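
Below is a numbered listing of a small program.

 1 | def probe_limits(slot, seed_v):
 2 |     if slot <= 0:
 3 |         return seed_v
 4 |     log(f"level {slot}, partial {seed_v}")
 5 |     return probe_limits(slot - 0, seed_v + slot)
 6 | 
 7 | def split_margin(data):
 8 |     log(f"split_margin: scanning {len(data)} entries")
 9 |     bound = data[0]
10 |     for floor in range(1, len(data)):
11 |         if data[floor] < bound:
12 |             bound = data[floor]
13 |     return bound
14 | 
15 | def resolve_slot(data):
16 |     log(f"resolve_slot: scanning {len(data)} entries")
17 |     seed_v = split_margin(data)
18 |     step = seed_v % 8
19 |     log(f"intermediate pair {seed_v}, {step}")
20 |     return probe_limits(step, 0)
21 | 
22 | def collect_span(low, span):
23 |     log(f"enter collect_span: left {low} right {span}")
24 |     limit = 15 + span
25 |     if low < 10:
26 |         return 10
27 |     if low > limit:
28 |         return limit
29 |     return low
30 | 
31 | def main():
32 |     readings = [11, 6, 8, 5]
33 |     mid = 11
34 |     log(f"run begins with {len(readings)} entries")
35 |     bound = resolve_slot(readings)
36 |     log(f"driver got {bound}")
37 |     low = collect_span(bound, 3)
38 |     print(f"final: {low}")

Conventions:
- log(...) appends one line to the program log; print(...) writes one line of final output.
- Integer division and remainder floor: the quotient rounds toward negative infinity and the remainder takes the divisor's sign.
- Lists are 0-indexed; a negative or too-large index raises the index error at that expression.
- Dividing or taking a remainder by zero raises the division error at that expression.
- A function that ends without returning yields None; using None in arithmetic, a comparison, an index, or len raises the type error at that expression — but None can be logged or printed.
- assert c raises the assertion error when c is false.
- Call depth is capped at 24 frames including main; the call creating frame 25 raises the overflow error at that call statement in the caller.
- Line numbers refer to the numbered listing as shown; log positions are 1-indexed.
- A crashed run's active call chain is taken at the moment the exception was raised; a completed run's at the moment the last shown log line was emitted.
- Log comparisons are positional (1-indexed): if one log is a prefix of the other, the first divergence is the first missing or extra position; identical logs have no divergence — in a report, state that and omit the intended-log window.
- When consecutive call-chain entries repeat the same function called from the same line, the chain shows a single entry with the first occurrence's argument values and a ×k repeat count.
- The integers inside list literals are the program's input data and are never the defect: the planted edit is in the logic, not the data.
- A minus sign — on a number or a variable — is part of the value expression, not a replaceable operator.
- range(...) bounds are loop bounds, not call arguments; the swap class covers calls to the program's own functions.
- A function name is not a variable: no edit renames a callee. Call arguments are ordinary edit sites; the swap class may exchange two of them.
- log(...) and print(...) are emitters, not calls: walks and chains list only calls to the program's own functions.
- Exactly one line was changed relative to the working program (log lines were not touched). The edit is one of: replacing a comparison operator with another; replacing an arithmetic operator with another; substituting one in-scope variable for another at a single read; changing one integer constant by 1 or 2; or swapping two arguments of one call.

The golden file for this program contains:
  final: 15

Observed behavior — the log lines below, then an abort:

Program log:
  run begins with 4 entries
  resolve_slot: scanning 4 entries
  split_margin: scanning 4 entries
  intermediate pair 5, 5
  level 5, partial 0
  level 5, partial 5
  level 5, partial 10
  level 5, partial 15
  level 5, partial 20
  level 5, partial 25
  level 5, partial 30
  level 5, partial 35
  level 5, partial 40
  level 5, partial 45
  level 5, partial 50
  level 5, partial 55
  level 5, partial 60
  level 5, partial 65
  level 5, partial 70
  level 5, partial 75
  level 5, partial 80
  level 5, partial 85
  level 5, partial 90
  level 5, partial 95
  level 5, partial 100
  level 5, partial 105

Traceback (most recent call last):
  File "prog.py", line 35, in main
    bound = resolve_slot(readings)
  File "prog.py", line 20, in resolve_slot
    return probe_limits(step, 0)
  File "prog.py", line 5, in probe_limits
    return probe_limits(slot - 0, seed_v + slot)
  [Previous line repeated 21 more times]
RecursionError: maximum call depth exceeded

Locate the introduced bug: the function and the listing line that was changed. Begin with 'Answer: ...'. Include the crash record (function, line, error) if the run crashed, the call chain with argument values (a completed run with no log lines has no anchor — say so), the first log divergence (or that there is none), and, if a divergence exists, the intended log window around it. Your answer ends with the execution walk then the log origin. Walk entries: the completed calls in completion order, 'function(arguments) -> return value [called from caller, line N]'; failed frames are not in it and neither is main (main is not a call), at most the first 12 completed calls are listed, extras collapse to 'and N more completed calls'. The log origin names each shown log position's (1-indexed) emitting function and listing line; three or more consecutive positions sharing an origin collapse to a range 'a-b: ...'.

Answer: the defect is in probe_limits at line 5.
The tell: The earliest visible damage is log position 6 — 'level 5, partial 5' rather than the intended 'level 4, partial 5'.
Crash: probe_limits, line 5, RecursionError.
Call chain: main -> resolve_slot([11, 6, 8, 5]) (called at line 35) -> probe_limits(5, 0) (called at line 20) -> probe_limits(5, 5) (called at line 5) ×21.
First divergence: at position 6 the run shows 'level 5, partial 5' where the working version logs 'level 4, partial 5'.
Intended log window:
  4: intermediate pair 5, 5
  5: level 5, partial 0
  6: level 4, partial 5
  7: level 3, partial 9
Execution walk:
  split_margin([11, 6, 8, 5]) -> 5  [called from resolve_slot, line 17]
Log origin:
  1: emitted by main (line 34)
  2: emitted by resolve_slot (line 16)
  3: emitted by split_margin (line 8)
  4: emitted by resolve_slot (line 19)
  5-26: emitted by probe_limits (line 4)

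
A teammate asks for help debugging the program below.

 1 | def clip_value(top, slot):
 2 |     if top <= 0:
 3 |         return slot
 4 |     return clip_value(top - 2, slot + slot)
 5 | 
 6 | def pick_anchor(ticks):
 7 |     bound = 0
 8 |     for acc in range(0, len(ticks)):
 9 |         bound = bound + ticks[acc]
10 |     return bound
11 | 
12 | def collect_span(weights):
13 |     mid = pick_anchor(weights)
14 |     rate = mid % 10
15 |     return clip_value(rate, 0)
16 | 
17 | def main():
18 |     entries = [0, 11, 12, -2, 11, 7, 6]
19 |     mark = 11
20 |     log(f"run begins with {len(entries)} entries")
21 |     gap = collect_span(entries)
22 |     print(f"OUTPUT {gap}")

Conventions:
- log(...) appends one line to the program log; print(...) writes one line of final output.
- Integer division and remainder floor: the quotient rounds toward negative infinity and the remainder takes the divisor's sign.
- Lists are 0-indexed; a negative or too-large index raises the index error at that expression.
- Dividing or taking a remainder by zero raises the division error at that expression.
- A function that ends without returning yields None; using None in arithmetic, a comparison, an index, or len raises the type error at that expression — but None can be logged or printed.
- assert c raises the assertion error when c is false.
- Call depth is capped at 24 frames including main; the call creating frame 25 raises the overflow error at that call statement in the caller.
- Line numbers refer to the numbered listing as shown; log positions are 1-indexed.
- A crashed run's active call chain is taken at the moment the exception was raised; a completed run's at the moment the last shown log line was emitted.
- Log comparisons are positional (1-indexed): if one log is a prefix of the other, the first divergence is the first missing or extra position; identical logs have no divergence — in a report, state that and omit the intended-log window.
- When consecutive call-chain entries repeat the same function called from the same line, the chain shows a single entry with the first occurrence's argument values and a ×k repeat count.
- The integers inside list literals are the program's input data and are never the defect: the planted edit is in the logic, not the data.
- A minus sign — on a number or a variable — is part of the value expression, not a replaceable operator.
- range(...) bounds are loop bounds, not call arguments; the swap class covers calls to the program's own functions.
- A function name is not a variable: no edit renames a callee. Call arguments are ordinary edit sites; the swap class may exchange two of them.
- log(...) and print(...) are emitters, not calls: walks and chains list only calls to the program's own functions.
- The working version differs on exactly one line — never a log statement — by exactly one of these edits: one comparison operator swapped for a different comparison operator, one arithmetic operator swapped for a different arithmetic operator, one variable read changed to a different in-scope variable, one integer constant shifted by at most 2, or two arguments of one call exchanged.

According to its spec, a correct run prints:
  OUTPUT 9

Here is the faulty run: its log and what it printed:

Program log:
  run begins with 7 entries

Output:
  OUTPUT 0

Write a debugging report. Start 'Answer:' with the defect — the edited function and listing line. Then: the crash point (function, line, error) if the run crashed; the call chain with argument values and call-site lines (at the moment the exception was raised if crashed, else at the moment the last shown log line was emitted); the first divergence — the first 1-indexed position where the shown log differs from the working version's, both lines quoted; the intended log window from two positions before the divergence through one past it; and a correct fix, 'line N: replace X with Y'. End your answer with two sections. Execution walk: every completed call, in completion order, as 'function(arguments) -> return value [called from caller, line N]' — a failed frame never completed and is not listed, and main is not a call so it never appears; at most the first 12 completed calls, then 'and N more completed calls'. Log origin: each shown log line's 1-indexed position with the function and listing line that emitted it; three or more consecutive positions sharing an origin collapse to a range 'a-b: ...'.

Answer: the defect is in clip_value at line 4.
Key observation: No log line changed; the fault shows up purely in the output.
Call chain: main.
First divergence: there is none — every log position agrees.
Execution walk:
  pick_anchor([0, 11, 12, -2, 11, 7, 6]) -> 45  [called from collect_span, line 13]
  clip_value(-1, 0) -> 0  [called from clip_value, line 4]
  clip_value(1, 0) -> 0  [called from clip_value, line 4]
  clip_value(3, 0) -> 0  [called from clip_value, line 4]
  clip_value(5, 0) -> 0  [called from collect_span, line 15]
  collect_span([0, 11, 12, -2, 11, 7, 6]) -> 0  [called from main, line 21]
Log line origins:
  1 — main, line 20
A correct fix: line 4: replace `slot + slot` with `slot + top`.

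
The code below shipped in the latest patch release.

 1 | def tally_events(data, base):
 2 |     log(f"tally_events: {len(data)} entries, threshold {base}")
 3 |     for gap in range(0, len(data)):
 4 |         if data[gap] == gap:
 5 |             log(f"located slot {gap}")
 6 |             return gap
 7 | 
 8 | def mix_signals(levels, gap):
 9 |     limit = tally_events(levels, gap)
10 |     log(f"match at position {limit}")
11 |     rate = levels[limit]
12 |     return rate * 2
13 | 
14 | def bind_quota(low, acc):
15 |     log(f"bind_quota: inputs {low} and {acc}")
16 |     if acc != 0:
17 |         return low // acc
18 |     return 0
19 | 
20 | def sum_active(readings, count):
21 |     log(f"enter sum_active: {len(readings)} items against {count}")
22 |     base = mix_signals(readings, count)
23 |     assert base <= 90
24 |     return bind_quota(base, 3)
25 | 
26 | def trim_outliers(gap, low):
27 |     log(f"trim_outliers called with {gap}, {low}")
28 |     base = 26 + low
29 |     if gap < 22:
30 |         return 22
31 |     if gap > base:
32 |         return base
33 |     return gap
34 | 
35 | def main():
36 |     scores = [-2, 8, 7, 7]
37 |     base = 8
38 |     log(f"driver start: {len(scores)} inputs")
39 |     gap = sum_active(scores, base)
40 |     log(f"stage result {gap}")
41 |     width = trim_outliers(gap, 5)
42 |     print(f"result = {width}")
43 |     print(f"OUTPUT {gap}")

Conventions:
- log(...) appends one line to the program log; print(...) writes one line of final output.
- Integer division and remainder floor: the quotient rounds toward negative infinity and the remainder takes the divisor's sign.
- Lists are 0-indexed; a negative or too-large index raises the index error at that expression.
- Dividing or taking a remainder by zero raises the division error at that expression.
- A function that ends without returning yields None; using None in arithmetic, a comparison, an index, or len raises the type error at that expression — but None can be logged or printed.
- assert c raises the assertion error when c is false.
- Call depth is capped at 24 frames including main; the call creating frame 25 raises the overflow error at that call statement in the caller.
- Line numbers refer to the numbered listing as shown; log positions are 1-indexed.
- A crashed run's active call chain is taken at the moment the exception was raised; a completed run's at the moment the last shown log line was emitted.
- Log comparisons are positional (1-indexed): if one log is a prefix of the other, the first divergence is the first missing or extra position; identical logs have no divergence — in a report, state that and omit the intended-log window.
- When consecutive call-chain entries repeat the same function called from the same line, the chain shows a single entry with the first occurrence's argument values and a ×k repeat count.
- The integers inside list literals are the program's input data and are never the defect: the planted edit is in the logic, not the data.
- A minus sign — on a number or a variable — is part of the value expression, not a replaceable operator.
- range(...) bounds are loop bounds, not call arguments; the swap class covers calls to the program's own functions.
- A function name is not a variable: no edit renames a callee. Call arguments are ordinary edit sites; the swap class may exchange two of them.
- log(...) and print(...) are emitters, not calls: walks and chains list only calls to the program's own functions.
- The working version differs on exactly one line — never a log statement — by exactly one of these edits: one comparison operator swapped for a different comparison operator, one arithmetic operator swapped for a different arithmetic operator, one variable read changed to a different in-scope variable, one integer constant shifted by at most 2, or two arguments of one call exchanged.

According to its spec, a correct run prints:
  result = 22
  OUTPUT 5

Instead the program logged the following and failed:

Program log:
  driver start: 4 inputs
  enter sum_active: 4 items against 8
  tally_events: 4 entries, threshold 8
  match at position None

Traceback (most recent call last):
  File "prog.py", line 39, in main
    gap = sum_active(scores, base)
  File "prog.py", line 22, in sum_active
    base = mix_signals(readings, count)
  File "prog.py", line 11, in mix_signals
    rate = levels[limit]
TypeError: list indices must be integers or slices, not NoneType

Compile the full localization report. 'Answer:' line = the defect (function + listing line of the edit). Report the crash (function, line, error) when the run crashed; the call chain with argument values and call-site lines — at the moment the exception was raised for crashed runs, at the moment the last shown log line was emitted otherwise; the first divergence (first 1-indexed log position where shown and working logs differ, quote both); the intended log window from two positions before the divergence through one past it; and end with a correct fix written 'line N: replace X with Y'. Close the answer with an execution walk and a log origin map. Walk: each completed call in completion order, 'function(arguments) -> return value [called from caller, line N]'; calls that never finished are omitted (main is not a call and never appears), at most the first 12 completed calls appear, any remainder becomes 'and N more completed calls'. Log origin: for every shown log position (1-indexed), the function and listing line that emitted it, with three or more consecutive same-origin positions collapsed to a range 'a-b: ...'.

Answer: the defect is in tally_events at line 4.
The tell: Everything matches until log position 4, which reads 'match at position None' in place of 'located slot 1'.
Crash: mix_signals, line 11, TypeError.
Call chain: main -> sum_active([-2, 8, 7, 7], 8) (called at line 39) -> mix_signals([-2, 8, 7, 7], 8) (called at line 22).
First divergence: position 4 — shown 'match at position None', intended 'located slot 1'.
Intended log window:
  2: enter sum_active: 4 items against 8
  3: tally_events: 4 entries, threshold 8
  4: located slot 1
  5: match at position 1
Execution walk:
  tally_events([-2, 8, 7, 7], 8) -> None  [called from mix_signals, line 9]
Origin of each log line:
  1: emitted by main (line 38)
  2: emitted by sum_active (line 21)
  3: emitted by tally_events (line 2)
  4: emitted by mix_signals (line 10)
A correct fix: line 4: replace `data[gap] == gap` with `data[gap] == base`.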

- [Work instruction]: Look over the material above and show each line where "inputs" appears.

- [Result of the task]:
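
15 |     log(f"bind_quota: inputs {low} and {acc}")
38 |     log(f"driver start: {len(scores)} inputs")
  driver start: 4 inputs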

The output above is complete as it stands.